Top of RECORD SET

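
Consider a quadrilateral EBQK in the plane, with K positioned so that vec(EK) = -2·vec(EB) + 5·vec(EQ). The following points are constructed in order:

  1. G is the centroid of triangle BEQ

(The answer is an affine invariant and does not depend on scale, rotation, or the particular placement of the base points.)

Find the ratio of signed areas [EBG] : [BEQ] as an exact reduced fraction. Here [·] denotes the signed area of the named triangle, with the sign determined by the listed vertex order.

Set E = (0, 0), B = (1, 0), Q = (0, 1), K = (-2, 5); any affine frame gives the same invariant.
1. G is the centroid of triangle BEQ ⇒ G = (1/3, 1/3)
2·[EBG] = 1/3, 2·[BEQ] = -1
[EBG]:[BEQ] = 1/3:-1 = -1/3

[EBG]:[BEQ] = -1/3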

Bottom of RECORD SET

▶ EXERCISE BRIEF: Return, line for line and unchanged, the data from its first line through the line containing "(The answer is".

▶ REPLY:
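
Consider a quadrilateral EBQK in the plane, with K positioned so that vec(EK) = -2·vec(EB) + 5·vec(EQ). The following points are constructed in order:

  1. G is the centroid of triangle BEQ

(The answer is an affine invariant and does not depend on scale, rotation, or the particular placement of the base points.)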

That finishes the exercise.